RECORDS TO PROCESS:
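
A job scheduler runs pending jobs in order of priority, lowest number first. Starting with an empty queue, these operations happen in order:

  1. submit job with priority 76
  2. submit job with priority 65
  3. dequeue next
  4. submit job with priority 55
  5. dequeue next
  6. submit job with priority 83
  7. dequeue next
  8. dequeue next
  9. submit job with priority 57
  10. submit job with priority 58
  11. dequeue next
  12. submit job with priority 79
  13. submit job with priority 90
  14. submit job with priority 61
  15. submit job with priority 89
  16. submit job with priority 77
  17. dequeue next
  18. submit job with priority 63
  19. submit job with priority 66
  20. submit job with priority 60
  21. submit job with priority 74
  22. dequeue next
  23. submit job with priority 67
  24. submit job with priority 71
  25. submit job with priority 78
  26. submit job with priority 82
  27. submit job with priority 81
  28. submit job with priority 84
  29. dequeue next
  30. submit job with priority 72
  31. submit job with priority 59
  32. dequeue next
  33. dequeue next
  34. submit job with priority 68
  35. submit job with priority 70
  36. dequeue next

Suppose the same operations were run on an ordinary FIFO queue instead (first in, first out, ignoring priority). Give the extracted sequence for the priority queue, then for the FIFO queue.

priority queue: [65, 55, 76, 83, 57, 58, 60, 61, 59, 63, 66]; FIFO queue: 76, 65, 55, 83, 57, 58, 79, 90, 61, 89, 77

insert 76 → {76}
insert 65 → {65, 76}
dequeue next → 65; now {76}
insert 55 → {55, 76}
dequeue next → 55; now {76}
insert 83 → {76, 83}
dequeue next → 76; now {83}
dequeue next → 83; now {}
insert 57 → {57}
insert 58 → {57, 58}
dequeue next → 57; now {58}
insert 79 → {58, 79}
insert 90 → {58, 79, 90}
insert 61 → {58, 61, 79, 90}
insert 89 → {58, 61, 79, 89, 90}
insert 77 → {58, 61, 77, 79, 89, 90}
dequeue next → 58; now {61, 77, 79, 89, 90}
insert 63 → {61, 63, 77, 79, 89, 90}
insert 66 → {61, 63, 66, 77, 79, 89, 90}
insert 60 → {60, 61, 63, 66, 77, 79, 89, 90}
insert 74 → {60, 61, 63, 66, 74, 77, 79, 89, 90}
dequeue next → 60; now {61, 63, 66, 74, 77, 79, 89, 90}
insert 67 → {61, 63, 66, 67, 74, 77, 79, 89, 90}
insert 71 → {61, 63, 66, 67, 71, 74, 77, 79, 89, 90}
insert 78 → {61, 63, 66, 67, 71, 74, 77, 78, 79, 89, 90}
insert 82 → {61, 63, 66, 67, 71, 74, 77, 78, 79, 82, 89, 90}
insert 81 → {61, 63, 66, 67, 71, 74, 77, 78, 79, 81, 82, 89, 90}
insert 84 → {61, 63, 66, 67, 71, 74, 77, 78, 79, 81, 82, 84, 89, 90}
dequeue next → 61; now {63, 66, 67, 71, 74, 77, 78, 79, 81, 82, 84, 89, 90}
insert 72 → {63, 66, 67, 71, 72, 74, 77, 78, 79, 81, 82, 84, 89, 90}
insert 59 → {59, 63, 66, 67, 71, 72, 74, 77, 78, 79, 81, 82, 84, 89, 90}
dequeue next → 59; now {63, 66, 67, 71, 72, 74, 77, 78, 79, 81, 82, 84, 89, 90}
dequeue next → 63; now {66, 67, 71, 72, 74, 77, 78, 79, 81, 82, 84, 89, 90}
insert 68 → {66, 67, 68, 71, 72, 74, 77, 78, 79, 81, 82, 84, 89, 90}
insert 70 → {66, 67, 68, 70, 71, 72, 74, 77, 78, 79, 81, 82, 84, 89, 90}
dequeue next → 66; now {67, 68, 70, 71, 72, 74, 77, 78, 79, 81, 82, 84, 89, 90}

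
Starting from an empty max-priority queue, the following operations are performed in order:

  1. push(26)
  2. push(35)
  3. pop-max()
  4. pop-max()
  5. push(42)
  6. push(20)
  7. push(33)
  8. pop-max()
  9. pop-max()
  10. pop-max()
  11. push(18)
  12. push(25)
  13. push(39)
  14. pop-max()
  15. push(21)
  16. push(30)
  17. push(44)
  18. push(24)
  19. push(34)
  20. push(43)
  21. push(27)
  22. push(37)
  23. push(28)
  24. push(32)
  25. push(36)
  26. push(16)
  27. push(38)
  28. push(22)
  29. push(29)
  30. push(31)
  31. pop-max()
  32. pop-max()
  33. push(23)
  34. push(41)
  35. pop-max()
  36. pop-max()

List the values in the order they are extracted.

35, 26, 42, 33, 20, 39, 44, 43, 41, 38

insert 26 → {26}
insert 35 → {35, 26}
pop-max → 35; now {26}
pop-max → 26; now {}
insert 42 → {42}
insert 20 → {42, 20}
insert 33 → {42, 33, 20}
pop-max → 42; now {33, 20}
pop-max → 33; now {20}
pop-max → 20; now {}
insert 18 → {18}
insert 25 → {25, 18}
insert 39 → {39, 25, 18}
pop-max → 39; now {25, 18}
insert 21 → {25, 21, 18}
insert 30 → {30, 25, 21, 18}
insert 44 → {44, 30, 25, 21, 18}
insert 24 → {44, 30, 25, 24, 21, 18}
insert 34 → {44, 34, 30, 25, 24, 21, 18}
insert 43 → {44, 43, 34, 30, 25, 24, 21, 18}
insert 27 → {44, 43, 34, 30, 27, 25, 24, 21, 18}
insert 37 → {44, 43, 37, 34, 30, 27, 25, 24, 21, 18}
insert 28 → {44, 43, 37, 34, 30, 28, 27, 25, 24, 21, 18}
insert 32 → {44, 43, 37, 34, 32, 30, 28, 27, 25, 24, 21, 18}
insert 36 → {44, 43, 37, 36, 34, 32, 30, 28, 27, 25, 24, 21, 18}
insert 16 → {44, 43, 37, 36, 34, 32, 30, 28, 27, 25, 24, 21, 18, 16}
insert 38 → {44, 43, 38, 37, 36, 34, 32, 30, 28, 27, 25, 24, 21, 18, 16}
insert 22 → {44, 43, 38, 37, 36, 34, 32, 30, 28, 27, 25, 24, 22, 21, 18, 16}
insert 29 → {44, 43, 38, 37, 36, 34, 32, 30, 29, 28, 27, 25, 24, 22, 21, 18, 16}
insert 31 → {44, 43, 38, 37, 36, 34, 32, 31, 30, 29, 28, 27, 25, 24, 22, 21, 18, 16}
pop-max → 44; now {43, 38, 37, 36, 34, 32, 31, 30, 29, 28, 27, 25, 24, 22, 21, 18, 16}
pop-max → 43; now {38, 37, 36, 34, 32, 31, 30, 29, 28, 27, 25, 24, 22, 21, 18, 16}
insert 23 → {38, 37, 36, 34, 32, 31, 30, 29, 28, 27, 25, 24, 23, 22, 21, 18, 16}
insert 41 → {41, 38, 37, 36, 34, 32, 31, 30, 29, 28, 27, 25, 24, 23, 22, 21, 18, 16}
pop-max → 41; now {38, 37, 36, 34, 32, 31, 30, 29, 28, 27, 25, 24, 23, 22, 21, 18, 16}
pop-max → 38; now {37, 36, 34, 32, 31, 30, 29, 28, 27, 25, 24, 23, 22, 21, 18, 16}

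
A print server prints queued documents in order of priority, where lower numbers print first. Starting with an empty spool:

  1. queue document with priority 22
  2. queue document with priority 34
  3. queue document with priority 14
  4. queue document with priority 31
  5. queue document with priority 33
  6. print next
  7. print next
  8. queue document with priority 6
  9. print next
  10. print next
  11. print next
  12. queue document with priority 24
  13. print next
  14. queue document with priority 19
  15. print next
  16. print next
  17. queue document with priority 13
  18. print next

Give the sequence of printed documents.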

WHAT IS BEING ASKED:
Take the material above and transcribe all of it exactly.

RESPONSE:
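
A job scheduler runs pending jobs in order of priority, lowest number first. Starting with an empty queue, these operations happen in order:

  1. submit job with priority 76
  2. submit job with priority 65
  3. dequeue next
  4. submit job with priority 55
  5. dequeue next
  6. submit job with priority 83
  7. dequeue next
  8. dequeue next
  9. submit job with priority 57
  10. submit job with priority 58
  11. dequeue next
  12. submit job with priority 79
  13. submit job with priority 90
  14. submit job with priority 61
  15. submit job with priority 89
  16. submit job with priority 77
  17. dequeue next
  18. submit job with priority 63
  19. submit job with priority 66
  20. submit job with priority 60
  21. submit job with priority 74
  22. dequeue next
  23. submit job with priority 67
  24. submit job with priority 71
  25. submit job with priority 78
  26. submit job with priority 82
  27. submit job with priority 81
  28. submit job with priority 84
  29. dequeue next
  30. submit job with priority 72
  31. submit job with priority 59
  32. dequeue next
  33. dequeue next
  34. submit job with priority 68
  35. submit job with priority 70
  36. dequeue next

Suppose the same operations were run on an ordinary FIFO queue instead (first in, first out, ignoring priority). Give the extracted sequence for the priority queue, then for the FIFO queue.

priority queue: [65, 55, 76, 83, 57, 58, 60, 61, 59, 63, 66]; FIFO queue: 76, 65, 55, 83, 57, 58, 79, 90, 61, 89, 77

insert 76 → {76}
insert 65 → {65, 76}
dequeue next → 65; now {76}
insert 55 → {55, 76}
dequeue next → 55; now {76}
insert 83 → {76, 83}
dequeue next → 76; now {83}
dequeue next → 83; now {}
insert 57 → {57}
insert 58 → {57, 58}
dequeue next → 57; now {58}
insert 79 → {58, 79}
insert 90 → {58, 79, 90}
insert 61 → {58, 61, 79, 90}
insert 89 → {58, 61, 79, 89, 90}
insert 77 → {58, 61, 77, 79, 89, 90}
dequeue next → 58; now {61, 77, 79, 89, 90}
insert 63 → {61, 63, 77, 79, 89, 90}
insert 66 → {61, 63, 66, 77, 79, 89, 90}
insert 60 → {60, 61, 63, 66, 77, 79, 89, 90}
insert 74 → {60, 61, 63, 66, 74, 77, 79, 89, 90}
dequeue next → 60; now {61, 63, 66, 74, 77, 79, 89, 90}
insert 67 → {61, 63, 66, 67, 74, 77, 79, 89, 90}
insert 71 → {61, 63, 66, 67, 71, 74, 77, 79, 89, 90}
insert 78 → {61, 63, 66, 67, 71, 74, 77, 78, 79, 89, 90}
insert 82 → {61, 63, 66, 67, 71, 74, 77, 78, 79, 82, 89, 90}
insert 81 → {61, 63, 66, 67, 71, 74, 77, 78, 79, 81, 82, 89, 90}
insert 84 → {61, 63, 66, 67, 71, 74, 77, 78, 79, 81, 82, 84, 89, 90}
dequeue next → 61; now {63, 66, 67, 71, 74, 77, 78, 79, 81, 82, 84, 89, 90}
insert 72 → {63, 66, 67, 71, 72, 74, 77, 78, 79, 81, 82, 84, 89, 90}
insert 59 → {59, 63, 66, 67, 71, 72, 74, 77, 78, 79, 81, 82, 84, 89, 90}
dequeue next → 59; now {63, 66, 67, 71, 72, 74, 77, 78, 79, 81, 82, 84, 89, 90}
dequeue next → 63; now {66, 67, 71, 72, 74, 77, 78, 79, 81, 82, 84, 89, 90}
insert 68 → {66, 67, 68, 71, 72, 74, 77, 78, 79, 81, 82, 84, 89, 90}
insert 70 → {66, 67, 68, 70, 71, 72, 74, 77, 78, 79, 81, 82, 84, 89, 90}
dequeue next → 66; now {67, 68, 70, 71, 72, 74, 77, 78, 79, 81, 82, 84, 89, 90}

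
Starting from an empty max-priority queue, the following operations are performed in order:

  1. push(26)
  2. push(35)
  3. pop-max()
  4. pop-max()
  5. push(42)
  6. push(20)
  7. push(33)
  8. pop-max()
  9. pop-max()
  10. pop-max()
  11. push(18)
  12. push(25)
  13. push(39)
  14. pop-max()
  15. push(21)
  16. push(30)
  17. push(44)
  18. push(24)
  19. push(34)
  20. push(43)
  21. push(27)
  22. push(37)
  23. push(28)
  24. push(32)
  25. push(36)
  26. push(16)
  27. push(38)
  28. push(22)
  29. push(29)
  30. push(31)
  31. pop-max()
  32. pop-max()
  33. push(23)
  34. push(41)
  35. pop-max()
  36. pop-max()

List the values in the order they are extracted.

35, 26, 42, 33, 20, 39, 44, 43, 41, 38

insert 26 → {26}
insert 35 → {35, 26}
pop-max → 35; now {26}
pop-max → 26; now {}
insert 42 → {42}
insert 20 → {42, 20}
insert 33 → {42, 33, 20}
pop-max → 42; now {33, 20}
pop-max → 33; now {20}
pop-max → 20; now {}
insert 18 → {18}
insert 25 → {25, 18}
insert 39 → {39, 25, 18}
pop-max → 39; now {25, 18}
insert 21 → {25, 21, 18}
insert 30 → {30, 25, 21, 18}
insert 44 → {44, 30, 25, 21, 18}
insert 24 → {44, 30, 25, 24, 21, 18}
insert 34 → {44, 34, 30, 25, 24, 21, 18}
insert 43 → {44, 43, 34, 30, 25, 24, 21, 18}
insert 27 → {44, 43, 34, 30, 27, 25, 24, 21, 18}
insert 37 → {44, 43, 37, 34, 30, 27, 25, 24, 21, 18}
insert 28 → {44, 43, 37, 34, 30, 28, 27, 25, 24, 21, 18}
insert 32 → {44, 43, 37, 34, 32, 30, 28, 27, 25, 24, 21, 18}
insert 36 → {44, 43, 37, 36, 34, 32, 30, 28, 27, 25, 24, 21, 18}
insert 16 → {44, 43, 37, 36, 34, 32, 30, 28, 27, 25, 24, 21, 18, 16}
insert 38 → {44, 43, 38, 37, 36, 34, 32, 30, 28, 27, 25, 24, 21, 18, 16}
insert 22 → {44, 43, 38, 37, 36, 34, 32, 30, 28, 27, 25, 24, 22, 21, 18, 16}
insert 29 → {44, 43, 38, 37, 36, 34, 32, 30, 29, 28, 27, 25, 24, 22, 21, 18, 16}
insert 31 → {44, 43, 38, 37, 36, 34, 32, 31, 30, 29, 28, 27, 25, 24, 22, 21, 18, 16}
pop-max → 44; now {43, 38, 37, 36, 34, 32, 31, 30, 29, 28, 27, 25, 24, 22, 21, 18, 16}
pop-max → 43; now {38, 37, 36, 34, 32, 31, 30, 29, 28, 27, 25, 24, 22, 21, 18, 16}
insert 23 → {38, 37, 36, 34, 32, 31, 30, 29, 28, 27, 25, 24, 23, 22, 21, 18, 16}
insert 41 → {41, 38, 37, 36, 34, 32, 31, 30, 29, 28, 27, 25, 24, 23, 22, 21, 18, 16}
pop-max → 41; now {38, 37, 36, 34, 32, 31, 30, 29, 28, 27, 25, 24, 23, 22, 21, 18, 16}
pop-max → 38; now {37, 36, 34, 32, 31, 30, 29, 28, 27, 25, 24, 23, 22, 21, 18, 16}

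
A print server prints queued documents in order of priority, where lower numbers print first. Starting with an empty spool:

  1. queue document with priority 22
  2. queue document with priority 34
  3. queue document with priority 14
  4. queue document with priority 31
  5. queue document with priority 33
  6. print next
  7. print next
  8. queue document with priority 6
  9. print next
  10. print next
  11. print next
  12. queue document with priority 24
  13. print next
  14. queue document with priority 19
  15. print next
  16. print next
  17. queue document with priority 13
  18. print next

Give the sequence of printed documents.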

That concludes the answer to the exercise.